▸ WHAT TO DO:
Please reproduce the data in its entirety, word for word.

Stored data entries
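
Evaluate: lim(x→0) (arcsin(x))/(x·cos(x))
This is a 0/0 indeterminate form.

Apply L'Hôpital's rule: differentiate numerator and denominator separately.
  f(x) = asin(x)   ⇒   f'(x) = 1/sqrt(1 - x^2)
  g(x) = x·cos(x)   ⇒   g'(x) = -x·sin(x) + cos(x)
  lim(x→0) f'(x)/g'(x) = lim(x→0) (1/sqrt(1 - x^2))/(-x·sin(x) + cos(x))
  = 1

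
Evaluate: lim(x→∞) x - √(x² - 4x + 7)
This is an ∞-∞ indeterminate form.

Combine fractions or rationalize to convert ∞-∞ to 0/0 form:
  lim(x→∞) x - √(x² - 4x + 7) = 2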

▸ TASK OUTPUT:
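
Evaluate: lim(x→0) (arcsin(x))/(x·cos(x))
This is a 0/0 indeterminate form.

Apply L'Hôpital's rule: differentiate numerator and denominator separately.
  f(x) = asin(x)   ⇒   f'(x) = 1/sqrt(1 - x^2)
  g(x) = x·cos(x)   ⇒   g'(x) = -x·sin(x) + cos(x)
  lim(x→0) f'(x)/g'(x) = lim(x→0) (1/sqrt(1 - x^2))/(-x·sin(x) + cos(x))
  = 1

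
Evaluate: lim(x→∞) x - √(x² - 4x + 7)
This is an ∞-∞ indeterminate form.

Combine fractions or rationalize to convert ∞-∞ to 0/0 form:
  lim(x→∞) x - √(x² - 4x + 7) = 2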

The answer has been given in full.